YOUR OBJECTIVE | The lines to reproduce from the material below are those from the one containing "A playground merry-go-round" through the one containing "A disk has rotational", both included; write them out exactly and add nothing.

EXTRACTED MATERIAL |
= = = = =

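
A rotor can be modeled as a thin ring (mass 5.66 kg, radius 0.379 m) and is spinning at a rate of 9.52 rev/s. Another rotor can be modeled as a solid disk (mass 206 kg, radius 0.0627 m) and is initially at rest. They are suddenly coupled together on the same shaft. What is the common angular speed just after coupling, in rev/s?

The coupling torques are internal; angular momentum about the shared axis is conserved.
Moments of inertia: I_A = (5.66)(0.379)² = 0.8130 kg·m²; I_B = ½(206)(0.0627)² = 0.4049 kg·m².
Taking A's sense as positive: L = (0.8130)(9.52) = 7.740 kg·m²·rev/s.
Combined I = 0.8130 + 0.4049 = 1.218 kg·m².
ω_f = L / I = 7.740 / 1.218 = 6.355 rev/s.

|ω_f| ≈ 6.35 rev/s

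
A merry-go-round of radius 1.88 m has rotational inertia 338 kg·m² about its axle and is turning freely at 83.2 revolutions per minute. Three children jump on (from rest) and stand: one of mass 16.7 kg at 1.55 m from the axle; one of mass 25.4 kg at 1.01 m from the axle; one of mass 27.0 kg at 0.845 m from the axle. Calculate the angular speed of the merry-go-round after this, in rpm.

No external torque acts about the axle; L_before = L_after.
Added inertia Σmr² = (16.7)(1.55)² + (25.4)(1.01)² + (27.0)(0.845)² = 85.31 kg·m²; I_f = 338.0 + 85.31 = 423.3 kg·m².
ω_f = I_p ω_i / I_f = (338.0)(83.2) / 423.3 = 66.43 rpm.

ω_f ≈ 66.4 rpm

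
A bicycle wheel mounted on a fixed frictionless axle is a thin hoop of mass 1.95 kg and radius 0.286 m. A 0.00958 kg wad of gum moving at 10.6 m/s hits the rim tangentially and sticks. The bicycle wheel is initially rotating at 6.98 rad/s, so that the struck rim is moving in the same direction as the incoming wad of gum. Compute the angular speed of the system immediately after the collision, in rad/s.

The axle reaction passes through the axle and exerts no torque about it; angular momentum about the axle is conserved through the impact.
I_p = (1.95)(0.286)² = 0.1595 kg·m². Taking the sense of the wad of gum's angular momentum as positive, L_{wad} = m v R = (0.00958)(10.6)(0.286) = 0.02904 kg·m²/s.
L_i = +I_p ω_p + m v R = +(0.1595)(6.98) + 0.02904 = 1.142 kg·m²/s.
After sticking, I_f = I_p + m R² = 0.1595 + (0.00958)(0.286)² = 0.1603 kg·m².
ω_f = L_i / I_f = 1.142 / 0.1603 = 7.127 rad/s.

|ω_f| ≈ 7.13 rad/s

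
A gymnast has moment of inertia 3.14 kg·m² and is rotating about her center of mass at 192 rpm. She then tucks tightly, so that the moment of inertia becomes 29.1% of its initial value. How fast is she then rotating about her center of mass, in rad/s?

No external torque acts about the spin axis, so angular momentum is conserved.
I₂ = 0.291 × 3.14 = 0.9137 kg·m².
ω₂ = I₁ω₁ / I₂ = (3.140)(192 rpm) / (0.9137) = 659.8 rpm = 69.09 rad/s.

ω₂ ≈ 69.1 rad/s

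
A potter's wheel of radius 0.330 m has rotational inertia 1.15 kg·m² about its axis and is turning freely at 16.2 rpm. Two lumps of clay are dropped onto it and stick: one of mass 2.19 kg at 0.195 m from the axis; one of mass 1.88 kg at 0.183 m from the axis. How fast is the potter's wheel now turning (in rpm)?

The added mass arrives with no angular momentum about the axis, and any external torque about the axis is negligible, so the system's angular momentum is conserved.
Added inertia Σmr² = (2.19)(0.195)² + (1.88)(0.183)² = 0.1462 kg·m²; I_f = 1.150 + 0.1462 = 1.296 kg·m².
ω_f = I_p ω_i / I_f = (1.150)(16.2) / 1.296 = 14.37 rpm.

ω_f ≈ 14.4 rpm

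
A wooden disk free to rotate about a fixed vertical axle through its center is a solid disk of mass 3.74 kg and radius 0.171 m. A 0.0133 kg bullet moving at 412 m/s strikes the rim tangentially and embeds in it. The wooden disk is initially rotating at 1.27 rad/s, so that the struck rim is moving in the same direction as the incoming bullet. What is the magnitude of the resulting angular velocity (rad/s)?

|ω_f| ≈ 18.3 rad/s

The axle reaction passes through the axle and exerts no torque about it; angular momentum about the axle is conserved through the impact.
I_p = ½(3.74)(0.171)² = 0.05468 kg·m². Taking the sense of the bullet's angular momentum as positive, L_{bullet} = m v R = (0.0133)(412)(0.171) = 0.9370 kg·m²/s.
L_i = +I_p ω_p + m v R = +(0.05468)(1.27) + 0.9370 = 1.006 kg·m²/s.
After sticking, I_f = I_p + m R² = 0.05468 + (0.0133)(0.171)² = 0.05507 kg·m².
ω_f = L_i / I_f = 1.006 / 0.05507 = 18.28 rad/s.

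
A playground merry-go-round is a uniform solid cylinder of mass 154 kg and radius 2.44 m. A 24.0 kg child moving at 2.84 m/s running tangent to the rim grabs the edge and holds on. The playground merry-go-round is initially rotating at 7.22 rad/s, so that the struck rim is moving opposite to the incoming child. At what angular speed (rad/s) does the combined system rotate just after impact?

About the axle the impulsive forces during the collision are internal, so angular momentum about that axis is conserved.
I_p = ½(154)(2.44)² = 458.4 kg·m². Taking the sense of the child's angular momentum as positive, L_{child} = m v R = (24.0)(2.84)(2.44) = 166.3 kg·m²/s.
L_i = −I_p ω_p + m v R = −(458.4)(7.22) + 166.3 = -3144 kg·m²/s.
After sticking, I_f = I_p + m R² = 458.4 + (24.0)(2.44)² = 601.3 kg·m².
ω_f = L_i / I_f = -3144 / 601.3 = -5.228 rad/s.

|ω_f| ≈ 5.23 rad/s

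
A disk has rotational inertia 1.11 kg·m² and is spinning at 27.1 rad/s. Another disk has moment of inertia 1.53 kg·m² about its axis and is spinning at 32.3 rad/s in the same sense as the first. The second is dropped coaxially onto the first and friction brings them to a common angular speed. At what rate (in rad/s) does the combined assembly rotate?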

= = = = =

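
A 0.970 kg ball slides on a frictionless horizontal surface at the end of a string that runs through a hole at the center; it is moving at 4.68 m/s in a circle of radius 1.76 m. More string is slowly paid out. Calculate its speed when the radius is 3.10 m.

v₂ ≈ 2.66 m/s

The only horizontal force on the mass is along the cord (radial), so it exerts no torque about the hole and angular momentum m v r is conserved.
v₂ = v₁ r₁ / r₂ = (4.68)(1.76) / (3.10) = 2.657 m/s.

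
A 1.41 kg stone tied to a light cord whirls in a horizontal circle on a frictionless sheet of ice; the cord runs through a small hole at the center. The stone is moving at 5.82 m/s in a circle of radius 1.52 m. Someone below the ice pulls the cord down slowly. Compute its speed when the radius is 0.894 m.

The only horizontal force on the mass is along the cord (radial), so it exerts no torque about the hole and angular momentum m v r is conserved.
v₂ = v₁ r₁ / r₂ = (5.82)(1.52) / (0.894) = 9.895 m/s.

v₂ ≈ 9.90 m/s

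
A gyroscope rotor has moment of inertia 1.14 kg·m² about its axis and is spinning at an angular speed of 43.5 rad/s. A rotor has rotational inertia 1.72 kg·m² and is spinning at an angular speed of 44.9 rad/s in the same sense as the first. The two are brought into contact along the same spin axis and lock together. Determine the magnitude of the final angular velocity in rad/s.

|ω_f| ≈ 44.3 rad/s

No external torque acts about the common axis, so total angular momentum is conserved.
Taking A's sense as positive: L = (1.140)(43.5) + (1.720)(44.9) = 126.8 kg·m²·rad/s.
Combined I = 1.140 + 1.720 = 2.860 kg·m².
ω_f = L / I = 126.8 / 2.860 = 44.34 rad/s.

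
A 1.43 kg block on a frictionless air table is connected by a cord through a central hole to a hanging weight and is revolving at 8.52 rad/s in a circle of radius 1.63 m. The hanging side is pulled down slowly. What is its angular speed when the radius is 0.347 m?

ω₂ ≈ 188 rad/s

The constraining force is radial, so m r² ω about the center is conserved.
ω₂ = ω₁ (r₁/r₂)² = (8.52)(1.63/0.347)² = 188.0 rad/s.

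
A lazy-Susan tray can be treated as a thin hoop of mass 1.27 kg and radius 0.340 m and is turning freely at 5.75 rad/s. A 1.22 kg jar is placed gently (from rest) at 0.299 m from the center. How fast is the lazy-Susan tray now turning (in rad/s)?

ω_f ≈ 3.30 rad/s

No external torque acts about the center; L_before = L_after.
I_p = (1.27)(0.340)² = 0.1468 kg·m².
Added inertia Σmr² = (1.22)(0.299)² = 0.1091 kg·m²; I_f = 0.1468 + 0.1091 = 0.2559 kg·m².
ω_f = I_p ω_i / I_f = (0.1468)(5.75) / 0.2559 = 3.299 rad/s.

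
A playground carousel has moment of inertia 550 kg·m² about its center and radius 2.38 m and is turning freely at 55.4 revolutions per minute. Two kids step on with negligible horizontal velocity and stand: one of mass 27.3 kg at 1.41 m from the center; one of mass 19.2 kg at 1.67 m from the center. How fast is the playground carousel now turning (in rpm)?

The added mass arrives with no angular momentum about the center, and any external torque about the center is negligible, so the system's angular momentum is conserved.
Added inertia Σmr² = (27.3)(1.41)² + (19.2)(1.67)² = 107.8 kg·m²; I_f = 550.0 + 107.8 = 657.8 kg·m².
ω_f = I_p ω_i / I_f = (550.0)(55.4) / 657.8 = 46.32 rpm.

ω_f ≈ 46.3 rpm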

= = = = =

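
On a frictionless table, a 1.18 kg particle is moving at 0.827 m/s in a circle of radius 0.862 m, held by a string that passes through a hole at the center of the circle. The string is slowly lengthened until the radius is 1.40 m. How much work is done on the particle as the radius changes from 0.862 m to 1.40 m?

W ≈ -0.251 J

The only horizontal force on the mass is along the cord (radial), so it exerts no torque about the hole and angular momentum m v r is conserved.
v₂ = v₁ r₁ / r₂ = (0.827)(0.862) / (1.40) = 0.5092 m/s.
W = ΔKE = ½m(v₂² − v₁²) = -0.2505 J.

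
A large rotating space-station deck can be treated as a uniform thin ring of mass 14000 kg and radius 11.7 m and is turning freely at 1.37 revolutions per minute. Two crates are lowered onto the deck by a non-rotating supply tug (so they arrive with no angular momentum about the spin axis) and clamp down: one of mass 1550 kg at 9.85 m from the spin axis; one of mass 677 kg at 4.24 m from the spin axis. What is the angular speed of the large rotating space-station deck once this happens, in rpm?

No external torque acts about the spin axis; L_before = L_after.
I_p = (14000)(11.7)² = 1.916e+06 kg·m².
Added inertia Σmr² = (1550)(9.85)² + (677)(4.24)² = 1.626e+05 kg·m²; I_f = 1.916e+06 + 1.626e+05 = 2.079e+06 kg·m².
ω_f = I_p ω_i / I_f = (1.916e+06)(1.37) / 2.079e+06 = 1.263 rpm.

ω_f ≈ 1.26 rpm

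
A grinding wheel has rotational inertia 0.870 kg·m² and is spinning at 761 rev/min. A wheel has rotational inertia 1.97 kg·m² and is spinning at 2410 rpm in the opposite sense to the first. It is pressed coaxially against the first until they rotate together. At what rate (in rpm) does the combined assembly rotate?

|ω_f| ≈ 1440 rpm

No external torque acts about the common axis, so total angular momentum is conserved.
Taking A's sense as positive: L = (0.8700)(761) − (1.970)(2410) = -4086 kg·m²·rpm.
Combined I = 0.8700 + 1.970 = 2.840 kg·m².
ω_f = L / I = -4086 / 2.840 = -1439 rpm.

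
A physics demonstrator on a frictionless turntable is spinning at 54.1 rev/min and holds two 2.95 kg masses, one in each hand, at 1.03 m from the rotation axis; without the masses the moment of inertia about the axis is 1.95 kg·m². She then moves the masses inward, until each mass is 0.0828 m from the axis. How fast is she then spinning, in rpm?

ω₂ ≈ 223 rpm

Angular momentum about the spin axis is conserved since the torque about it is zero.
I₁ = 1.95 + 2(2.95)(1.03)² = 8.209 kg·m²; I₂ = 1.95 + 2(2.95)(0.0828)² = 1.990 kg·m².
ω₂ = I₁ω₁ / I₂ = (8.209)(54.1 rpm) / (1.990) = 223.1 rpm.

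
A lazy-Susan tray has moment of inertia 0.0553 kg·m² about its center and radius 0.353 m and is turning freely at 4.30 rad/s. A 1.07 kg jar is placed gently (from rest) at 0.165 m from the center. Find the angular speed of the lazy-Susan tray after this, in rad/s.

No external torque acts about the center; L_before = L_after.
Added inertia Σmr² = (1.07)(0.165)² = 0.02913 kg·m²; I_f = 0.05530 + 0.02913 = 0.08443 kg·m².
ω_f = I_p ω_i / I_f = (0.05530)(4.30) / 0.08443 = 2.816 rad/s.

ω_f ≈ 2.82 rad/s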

= = = = =

EXERCISE ANSWER |
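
A playground merry-go-round is a uniform solid cylinder of mass 154 kg and radius 2.44 m. A 24.0 kg child moving at 2.84 m/s running tangent to the rim grabs the edge and holds on. The playground merry-go-round is initially rotating at 7.22 rad/s, so that the struck rim is moving opposite to the incoming child. At what angular speed (rad/s) does the combined system rotate just after impact?

About the axle the impulsive forces during the collision are internal, so angular momentum about that axis is conserved.
I_p = ½(154)(2.44)² = 458.4 kg·m². Taking the sense of the child's angular momentum as positive, L_{child} = m v R = (24.0)(2.84)(2.44) = 166.3 kg·m²/s.
L_i = −I_p ω_p + m v R = −(458.4)(7.22) + 166.3 = -3144 kg·m²/s.
After sticking, I_f = I_p + m R² = 458.4 + (24.0)(2.44)² = 601.3 kg·m².
ω_f = L_i / I_f = -3144 / 601.3 = -5.228 rad/s.

|ω_f| ≈ 5.23 rad/s

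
A disk has rotational inertia 1.11 kg·m² and is spinning at 27.1 rad/s. Another disk has moment of inertia 1.53 kg·m² about its axis and is spinning at 32.3 rad/s in the same sense as the first. The second is dropped coaxially onto the first and friction brings them to a common angular speed. At what rate (in rad/s) does the combined assembly rotate?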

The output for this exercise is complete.